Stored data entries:
•••••

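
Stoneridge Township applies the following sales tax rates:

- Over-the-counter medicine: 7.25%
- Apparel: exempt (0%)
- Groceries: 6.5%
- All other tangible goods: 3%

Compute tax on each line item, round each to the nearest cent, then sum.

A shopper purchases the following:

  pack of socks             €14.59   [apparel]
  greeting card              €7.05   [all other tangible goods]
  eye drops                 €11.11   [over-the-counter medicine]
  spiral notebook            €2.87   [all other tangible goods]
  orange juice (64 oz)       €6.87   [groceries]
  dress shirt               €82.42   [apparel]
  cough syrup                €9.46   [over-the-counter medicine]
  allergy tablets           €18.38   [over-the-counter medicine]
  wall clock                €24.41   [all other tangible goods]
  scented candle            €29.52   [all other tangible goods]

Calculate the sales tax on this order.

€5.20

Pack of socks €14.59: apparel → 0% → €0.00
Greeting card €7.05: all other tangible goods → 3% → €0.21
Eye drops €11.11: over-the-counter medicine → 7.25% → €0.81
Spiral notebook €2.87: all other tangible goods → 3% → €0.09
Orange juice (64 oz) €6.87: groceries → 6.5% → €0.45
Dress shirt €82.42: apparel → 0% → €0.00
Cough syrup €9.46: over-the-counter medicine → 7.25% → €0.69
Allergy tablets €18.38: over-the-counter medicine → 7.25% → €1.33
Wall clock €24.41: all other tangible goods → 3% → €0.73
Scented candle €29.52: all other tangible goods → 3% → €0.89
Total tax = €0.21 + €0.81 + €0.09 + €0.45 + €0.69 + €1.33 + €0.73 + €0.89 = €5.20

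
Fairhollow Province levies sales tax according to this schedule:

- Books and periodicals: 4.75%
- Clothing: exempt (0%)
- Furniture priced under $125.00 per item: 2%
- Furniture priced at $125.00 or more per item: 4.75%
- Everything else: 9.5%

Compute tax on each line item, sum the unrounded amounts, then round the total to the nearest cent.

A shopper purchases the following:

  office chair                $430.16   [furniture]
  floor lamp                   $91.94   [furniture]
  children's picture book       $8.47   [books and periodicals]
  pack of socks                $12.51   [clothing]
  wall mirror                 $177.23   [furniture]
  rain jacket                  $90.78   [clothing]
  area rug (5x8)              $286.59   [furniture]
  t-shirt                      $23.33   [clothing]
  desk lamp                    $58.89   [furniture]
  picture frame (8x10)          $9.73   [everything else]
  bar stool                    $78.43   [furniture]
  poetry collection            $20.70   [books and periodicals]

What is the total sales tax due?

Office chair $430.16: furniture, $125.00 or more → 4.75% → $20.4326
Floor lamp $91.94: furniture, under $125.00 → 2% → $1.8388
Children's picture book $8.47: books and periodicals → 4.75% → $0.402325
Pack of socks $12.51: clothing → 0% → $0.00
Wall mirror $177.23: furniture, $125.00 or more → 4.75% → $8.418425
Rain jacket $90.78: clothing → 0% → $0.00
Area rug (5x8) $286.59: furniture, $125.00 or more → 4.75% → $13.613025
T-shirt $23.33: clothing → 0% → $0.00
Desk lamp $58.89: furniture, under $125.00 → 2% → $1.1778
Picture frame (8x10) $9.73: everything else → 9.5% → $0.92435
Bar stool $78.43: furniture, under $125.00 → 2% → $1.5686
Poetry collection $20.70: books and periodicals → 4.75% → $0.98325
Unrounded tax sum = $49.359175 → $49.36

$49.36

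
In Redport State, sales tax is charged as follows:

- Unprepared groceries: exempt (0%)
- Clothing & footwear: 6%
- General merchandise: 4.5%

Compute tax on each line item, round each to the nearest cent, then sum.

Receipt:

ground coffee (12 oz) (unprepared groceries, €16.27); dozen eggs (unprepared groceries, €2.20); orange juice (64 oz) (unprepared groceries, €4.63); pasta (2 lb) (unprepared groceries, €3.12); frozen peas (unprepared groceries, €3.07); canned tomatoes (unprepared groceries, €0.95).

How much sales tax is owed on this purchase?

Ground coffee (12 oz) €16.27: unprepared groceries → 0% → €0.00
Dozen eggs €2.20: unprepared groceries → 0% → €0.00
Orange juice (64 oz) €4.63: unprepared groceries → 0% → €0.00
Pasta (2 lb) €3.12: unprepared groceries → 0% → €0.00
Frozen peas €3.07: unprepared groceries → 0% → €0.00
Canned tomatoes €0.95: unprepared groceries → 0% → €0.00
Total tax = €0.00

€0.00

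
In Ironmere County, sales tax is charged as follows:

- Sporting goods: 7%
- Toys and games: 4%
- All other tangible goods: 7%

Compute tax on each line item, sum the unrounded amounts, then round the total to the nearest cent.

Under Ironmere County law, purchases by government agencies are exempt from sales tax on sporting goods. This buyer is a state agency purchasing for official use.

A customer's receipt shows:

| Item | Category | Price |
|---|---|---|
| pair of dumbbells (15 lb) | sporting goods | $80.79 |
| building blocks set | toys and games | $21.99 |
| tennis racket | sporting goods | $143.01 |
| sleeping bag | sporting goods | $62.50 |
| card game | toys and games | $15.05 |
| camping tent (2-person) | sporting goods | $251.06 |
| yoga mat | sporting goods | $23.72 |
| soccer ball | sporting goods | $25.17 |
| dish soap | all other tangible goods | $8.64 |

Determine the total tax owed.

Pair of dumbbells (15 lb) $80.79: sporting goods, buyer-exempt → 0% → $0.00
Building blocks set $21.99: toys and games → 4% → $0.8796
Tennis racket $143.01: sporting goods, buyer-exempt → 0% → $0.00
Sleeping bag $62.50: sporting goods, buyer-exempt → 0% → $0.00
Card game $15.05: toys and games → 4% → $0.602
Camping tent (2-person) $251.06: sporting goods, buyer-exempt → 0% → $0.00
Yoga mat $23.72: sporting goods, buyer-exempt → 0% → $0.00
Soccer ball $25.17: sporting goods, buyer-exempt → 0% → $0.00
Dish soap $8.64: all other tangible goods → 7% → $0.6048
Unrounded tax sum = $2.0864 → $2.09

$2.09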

•••••

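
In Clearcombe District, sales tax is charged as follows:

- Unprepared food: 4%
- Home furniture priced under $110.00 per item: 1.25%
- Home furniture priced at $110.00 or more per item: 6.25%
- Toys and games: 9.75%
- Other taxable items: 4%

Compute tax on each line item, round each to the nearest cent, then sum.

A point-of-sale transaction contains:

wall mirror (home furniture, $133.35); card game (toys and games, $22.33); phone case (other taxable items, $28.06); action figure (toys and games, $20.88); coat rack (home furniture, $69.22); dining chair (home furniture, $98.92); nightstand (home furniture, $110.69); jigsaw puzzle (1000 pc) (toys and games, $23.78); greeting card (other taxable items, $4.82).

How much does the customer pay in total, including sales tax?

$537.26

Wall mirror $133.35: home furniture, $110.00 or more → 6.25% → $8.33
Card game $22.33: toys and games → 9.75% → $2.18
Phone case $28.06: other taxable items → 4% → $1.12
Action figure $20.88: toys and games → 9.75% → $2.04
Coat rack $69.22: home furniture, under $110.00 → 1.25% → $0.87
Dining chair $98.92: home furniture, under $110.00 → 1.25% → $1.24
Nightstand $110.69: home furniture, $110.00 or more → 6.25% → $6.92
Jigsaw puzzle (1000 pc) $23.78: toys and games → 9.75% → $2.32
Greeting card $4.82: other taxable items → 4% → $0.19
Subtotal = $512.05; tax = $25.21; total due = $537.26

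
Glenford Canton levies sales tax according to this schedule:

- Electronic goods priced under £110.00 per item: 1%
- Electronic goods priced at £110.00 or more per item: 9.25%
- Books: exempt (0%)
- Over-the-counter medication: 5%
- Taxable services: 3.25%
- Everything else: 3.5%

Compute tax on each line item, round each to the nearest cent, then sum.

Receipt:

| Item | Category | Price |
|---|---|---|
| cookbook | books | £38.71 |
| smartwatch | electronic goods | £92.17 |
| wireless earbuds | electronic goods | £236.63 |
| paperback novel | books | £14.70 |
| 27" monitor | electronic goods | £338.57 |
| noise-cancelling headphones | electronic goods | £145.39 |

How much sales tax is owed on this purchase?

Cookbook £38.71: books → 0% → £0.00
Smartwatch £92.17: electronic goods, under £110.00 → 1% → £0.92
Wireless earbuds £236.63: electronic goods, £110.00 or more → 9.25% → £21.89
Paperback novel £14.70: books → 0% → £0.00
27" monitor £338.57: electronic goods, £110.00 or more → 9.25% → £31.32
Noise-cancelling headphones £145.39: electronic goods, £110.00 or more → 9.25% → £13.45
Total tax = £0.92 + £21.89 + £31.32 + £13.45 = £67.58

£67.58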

•••••

▶ WORK INSTRUCTION: From the line holding "- Over-the-counter medication: 5%" to the line holding "goods | £92.17 |", inclusive, restate each line above exactly as written.

▶ ANSWER FOR THE TASK:
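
- Over-the-counter medication: 5%
- Taxable services: 3.25%
- Everything else: 3.5%

Compute tax on each line item, round each to the nearest cent, then sum.

Receipt:

| Item | Category | Price |
|---|---|---|
| cookbook | books | £38.71 |
| smartwatch | electronic goods | £92.17 |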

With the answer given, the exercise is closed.